__YOUR GOAL__:
From the data below, return all lines holding the string "sentence".

__EXERCISE INPUTS__:
= = = =
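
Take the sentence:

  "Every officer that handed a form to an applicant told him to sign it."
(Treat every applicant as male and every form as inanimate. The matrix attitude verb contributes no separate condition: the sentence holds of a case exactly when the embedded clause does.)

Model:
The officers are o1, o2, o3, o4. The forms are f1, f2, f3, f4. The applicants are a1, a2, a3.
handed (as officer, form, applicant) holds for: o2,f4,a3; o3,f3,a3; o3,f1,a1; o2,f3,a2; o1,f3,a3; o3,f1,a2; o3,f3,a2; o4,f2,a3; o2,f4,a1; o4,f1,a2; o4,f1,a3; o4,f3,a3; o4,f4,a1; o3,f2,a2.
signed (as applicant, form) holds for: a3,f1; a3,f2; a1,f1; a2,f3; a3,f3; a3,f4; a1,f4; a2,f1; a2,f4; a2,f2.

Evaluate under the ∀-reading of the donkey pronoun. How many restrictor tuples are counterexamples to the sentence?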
= = = =
__ANSWER BOX__:
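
Take the sentence:
(Treat every applicant as male and every form as inanimate. The matrix attitude verb contributes no separate condition: the sentence holds of a case exactly when the embedded clause does.)
Evaluate under the ∀-reading of the donkey pronoun. How many restrictor tuples are counterexamples to the sentence?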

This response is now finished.